[RECORD EXCERPTS Boundary: Start]

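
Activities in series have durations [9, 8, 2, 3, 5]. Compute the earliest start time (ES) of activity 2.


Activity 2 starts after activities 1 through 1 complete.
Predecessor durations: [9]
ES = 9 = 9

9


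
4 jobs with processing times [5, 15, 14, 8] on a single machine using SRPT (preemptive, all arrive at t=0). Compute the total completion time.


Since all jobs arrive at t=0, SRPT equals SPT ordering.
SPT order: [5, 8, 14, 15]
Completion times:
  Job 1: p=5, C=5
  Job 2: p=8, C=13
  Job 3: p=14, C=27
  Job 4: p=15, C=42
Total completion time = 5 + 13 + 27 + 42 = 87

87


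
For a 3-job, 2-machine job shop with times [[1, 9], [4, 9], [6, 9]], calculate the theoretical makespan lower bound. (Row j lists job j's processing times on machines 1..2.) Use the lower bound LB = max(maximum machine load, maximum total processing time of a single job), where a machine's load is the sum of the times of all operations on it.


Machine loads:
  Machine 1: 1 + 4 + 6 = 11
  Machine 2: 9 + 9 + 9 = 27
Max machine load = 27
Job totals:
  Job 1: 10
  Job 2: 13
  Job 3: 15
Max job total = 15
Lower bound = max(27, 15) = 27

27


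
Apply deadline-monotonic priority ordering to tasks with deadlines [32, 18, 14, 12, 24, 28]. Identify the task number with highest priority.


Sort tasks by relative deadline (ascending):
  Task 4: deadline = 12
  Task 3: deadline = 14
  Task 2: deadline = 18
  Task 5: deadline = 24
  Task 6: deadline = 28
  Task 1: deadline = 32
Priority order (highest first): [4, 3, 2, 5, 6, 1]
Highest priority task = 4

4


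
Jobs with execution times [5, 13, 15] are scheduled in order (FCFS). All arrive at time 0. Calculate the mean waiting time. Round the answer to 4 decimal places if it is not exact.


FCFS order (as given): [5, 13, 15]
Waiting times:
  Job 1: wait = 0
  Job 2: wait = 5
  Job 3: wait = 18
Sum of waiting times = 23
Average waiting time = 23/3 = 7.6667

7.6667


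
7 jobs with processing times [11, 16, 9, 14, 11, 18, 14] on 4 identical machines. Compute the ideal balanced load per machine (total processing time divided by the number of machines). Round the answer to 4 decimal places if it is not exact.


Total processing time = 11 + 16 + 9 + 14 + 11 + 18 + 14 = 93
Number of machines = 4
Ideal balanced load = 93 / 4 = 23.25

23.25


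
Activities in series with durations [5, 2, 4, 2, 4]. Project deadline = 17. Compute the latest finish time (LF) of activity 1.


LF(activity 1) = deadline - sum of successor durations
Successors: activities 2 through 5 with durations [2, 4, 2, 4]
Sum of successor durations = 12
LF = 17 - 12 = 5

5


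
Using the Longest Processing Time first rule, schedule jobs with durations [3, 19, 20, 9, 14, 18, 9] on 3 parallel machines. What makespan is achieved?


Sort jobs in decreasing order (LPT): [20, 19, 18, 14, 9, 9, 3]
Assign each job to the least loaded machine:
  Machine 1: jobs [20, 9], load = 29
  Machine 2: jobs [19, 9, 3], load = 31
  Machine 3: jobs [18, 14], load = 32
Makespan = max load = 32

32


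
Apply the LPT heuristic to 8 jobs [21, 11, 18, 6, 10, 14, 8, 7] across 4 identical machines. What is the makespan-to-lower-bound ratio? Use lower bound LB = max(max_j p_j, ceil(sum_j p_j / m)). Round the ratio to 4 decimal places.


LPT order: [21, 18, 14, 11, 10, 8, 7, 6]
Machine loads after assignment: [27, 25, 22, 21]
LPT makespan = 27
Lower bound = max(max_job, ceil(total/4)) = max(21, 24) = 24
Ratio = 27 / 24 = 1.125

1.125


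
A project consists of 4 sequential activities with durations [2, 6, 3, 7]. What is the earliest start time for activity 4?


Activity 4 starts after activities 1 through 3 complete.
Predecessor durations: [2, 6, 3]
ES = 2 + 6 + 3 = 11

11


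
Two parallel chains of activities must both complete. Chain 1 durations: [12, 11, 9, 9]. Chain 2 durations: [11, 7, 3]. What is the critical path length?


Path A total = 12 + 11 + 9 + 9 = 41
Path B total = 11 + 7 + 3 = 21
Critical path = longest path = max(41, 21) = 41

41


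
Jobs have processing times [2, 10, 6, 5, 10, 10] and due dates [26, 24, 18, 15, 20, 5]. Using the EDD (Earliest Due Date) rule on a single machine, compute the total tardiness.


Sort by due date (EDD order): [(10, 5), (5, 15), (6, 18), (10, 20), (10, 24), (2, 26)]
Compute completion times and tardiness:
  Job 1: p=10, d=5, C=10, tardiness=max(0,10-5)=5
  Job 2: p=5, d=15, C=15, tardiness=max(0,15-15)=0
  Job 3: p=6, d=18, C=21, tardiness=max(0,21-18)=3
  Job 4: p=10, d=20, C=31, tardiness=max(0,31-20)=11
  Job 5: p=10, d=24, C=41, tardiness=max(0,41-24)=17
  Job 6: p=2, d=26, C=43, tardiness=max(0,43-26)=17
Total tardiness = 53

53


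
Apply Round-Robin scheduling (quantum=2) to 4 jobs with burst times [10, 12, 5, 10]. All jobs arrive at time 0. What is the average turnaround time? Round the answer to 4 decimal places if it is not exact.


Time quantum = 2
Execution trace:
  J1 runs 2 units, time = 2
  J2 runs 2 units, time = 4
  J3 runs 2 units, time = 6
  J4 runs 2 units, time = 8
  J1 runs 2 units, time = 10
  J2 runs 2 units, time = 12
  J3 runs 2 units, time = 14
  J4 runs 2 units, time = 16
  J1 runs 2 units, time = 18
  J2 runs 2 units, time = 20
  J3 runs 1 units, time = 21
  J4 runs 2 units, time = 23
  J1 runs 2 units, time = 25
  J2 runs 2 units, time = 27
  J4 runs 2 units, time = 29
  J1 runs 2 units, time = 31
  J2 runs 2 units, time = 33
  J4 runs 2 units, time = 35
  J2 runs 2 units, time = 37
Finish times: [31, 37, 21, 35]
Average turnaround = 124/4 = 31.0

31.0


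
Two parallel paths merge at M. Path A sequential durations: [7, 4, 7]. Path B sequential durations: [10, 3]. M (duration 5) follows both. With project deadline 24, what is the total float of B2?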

[RECORD EXCERPTS Boundary: End]

TASK DETAILS – Return all of the entries above exactly as they stand.

WRITTEN REPLY –
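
Activities in series have durations [9, 8, 2, 3, 5]. Compute the earliest start time (ES) of activity 2.


Activity 2 starts after activities 1 through 1 complete.
Predecessor durations: [9]
ES = 9 = 9

9


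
4 jobs with processing times [5, 15, 14, 8] on a single machine using SRPT (preemptive, all arrive at t=0). Compute the total completion time.


Since all jobs arrive at t=0, SRPT equals SPT ordering.
SPT order: [5, 8, 14, 15]
Completion times:
  Job 1: p=5, C=5
  Job 2: p=8, C=13
  Job 3: p=14, C=27
  Job 4: p=15, C=42
Total completion time = 5 + 13 + 27 + 42 = 87

87


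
For a 3-job, 2-machine job shop with times [[1, 9], [4, 9], [6, 9]], calculate the theoretical makespan lower bound. (Row j lists job j's processing times on machines 1..2.) Use the lower bound LB = max(maximum machine load, maximum total processing time of a single job), where a machine's load is the sum of the times of all operations on it.


Machine loads:
  Machine 1: 1 + 4 + 6 = 11
  Machine 2: 9 + 9 + 9 = 27
Max machine load = 27
Job totals:
  Job 1: 10
  Job 2: 13
  Job 3: 15
Max job total = 15
Lower bound = max(27, 15) = 27

27


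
Apply deadline-monotonic priority ordering to tasks with deadlines [32, 18, 14, 12, 24, 28]. Identify the task number with highest priority.


Sort tasks by relative deadline (ascending):
  Task 4: deadline = 12
  Task 3: deadline = 14
  Task 2: deadline = 18
  Task 5: deadline = 24
  Task 6: deadline = 28
  Task 1: deadline = 32
Priority order (highest first): [4, 3, 2, 5, 6, 1]
Highest priority task = 4

4


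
Jobs with execution times [5, 13, 15] are scheduled in order (FCFS). All arrive at time 0. Calculate the mean waiting time. Round the answer to 4 decimal places if it is not exact.


FCFS order (as given): [5, 13, 15]
Waiting times:
  Job 1: wait = 0
  Job 2: wait = 5
  Job 3: wait = 18
Sum of waiting times = 23
Average waiting time = 23/3 = 7.6667

7.6667


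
7 jobs with processing times [11, 16, 9, 14, 11, 18, 14] on 4 identical machines. Compute the ideal balanced load per machine (total processing time divided by the number of machines). Round the answer to 4 decimal places if it is not exact.


Total processing time = 11 + 16 + 9 + 14 + 11 + 18 + 14 = 93
Number of machines = 4
Ideal balanced load = 93 / 4 = 23.25

23.25


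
Activities in series with durations [5, 2, 4, 2, 4]. Project deadline = 17. Compute the latest finish time (LF) of activity 1.


LF(activity 1) = deadline - sum of successor durations
Successors: activities 2 through 5 with durations [2, 4, 2, 4]
Sum of successor durations = 12
LF = 17 - 12 = 5

5


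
Using the Longest Processing Time first rule, schedule jobs with durations [3, 19, 20, 9, 14, 18, 9] on 3 parallel machines. What makespan is achieved?


Sort jobs in decreasing order (LPT): [20, 19, 18, 14, 9, 9, 3]
Assign each job to the least loaded machine:
  Machine 1: jobs [20, 9], load = 29
  Machine 2: jobs [19, 9, 3], load = 31
  Machine 3: jobs [18, 14], load = 32
Makespan = max load = 32

32


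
Apply the LPT heuristic to 8 jobs [21, 11, 18, 6, 10, 14, 8, 7] across 4 identical machines. What is the makespan-to-lower-bound ratio? Use lower bound LB = max(max_j p_j, ceil(sum_j p_j / m)). Round the ratio to 4 decimal places.


LPT order: [21, 18, 14, 11, 10, 8, 7, 6]
Machine loads after assignment: [27, 25, 22, 21]
LPT makespan = 27
Lower bound = max(max_job, ceil(total/4)) = max(21, 24) = 24
Ratio = 27 / 24 = 1.125

1.125


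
A project consists of 4 sequential activities with durations [2, 6, 3, 7]. What is the earliest start time for activity 4?


Activity 4 starts after activities 1 through 3 complete.
Predecessor durations: [2, 6, 3]
ES = 2 + 6 + 3 = 11

11


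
Two parallel chains of activities must both complete. Chain 1 durations: [12, 11, 9, 9]. Chain 2 durations: [11, 7, 3]. What is the critical path length?


Path A total = 12 + 11 + 9 + 9 = 41
Path B total = 11 + 7 + 3 = 21
Critical path = longest path = max(41, 21) = 41

41


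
Jobs have processing times [2, 10, 6, 5, 10, 10] and due dates [26, 24, 18, 15, 20, 5]. Using the EDD (Earliest Due Date) rule on a single machine, compute the total tardiness.


Sort by due date (EDD order): [(10, 5), (5, 15), (6, 18), (10, 20), (10, 24), (2, 26)]
Compute completion times and tardiness:
  Job 1: p=10, d=5, C=10, tardiness=max(0,10-5)=5
  Job 2: p=5, d=15, C=15, tardiness=max(0,15-15)=0
  Job 3: p=6, d=18, C=21, tardiness=max(0,21-18)=3
  Job 4: p=10, d=20, C=31, tardiness=max(0,31-20)=11
  Job 5: p=10, d=24, C=41, tardiness=max(0,41-24)=17
  Job 6: p=2, d=26, C=43, tardiness=max(0,43-26)=17
Total tardiness = 53

53


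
Apply Round-Robin scheduling (quantum=2) to 4 jobs with burst times [10, 12, 5, 10]. All jobs arrive at time 0. What is the average turnaround time? Round the answer to 4 decimal places if it is not exact.


Time quantum = 2
Execution trace:
  J1 runs 2 units, time = 2
  J2 runs 2 units, time = 4
  J3 runs 2 units, time = 6
  J4 runs 2 units, time = 8
  J1 runs 2 units, time = 10
  J2 runs 2 units, time = 12
  J3 runs 2 units, time = 14
  J4 runs 2 units, time = 16
  J1 runs 2 units, time = 18
  J2 runs 2 units, time = 20
  J3 runs 1 units, time = 21
  J4 runs 2 units, time = 23
  J1 runs 2 units, time = 25
  J2 runs 2 units, time = 27
  J4 runs 2 units, time = 29
  J1 runs 2 units, time = 31
  J2 runs 2 units, time = 33
  J4 runs 2 units, time = 35
  J2 runs 2 units, time = 37
Finish times: [31, 37, 21, 35]
Average turnaround = 124/4 = 31.0

31.0


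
Two parallel paths merge at M. Path A sequential durations: [7, 4, 7]. Path B sequential durations: [10, 3]. M (duration 5) follows both. With project deadline 24, what is the total float of B2?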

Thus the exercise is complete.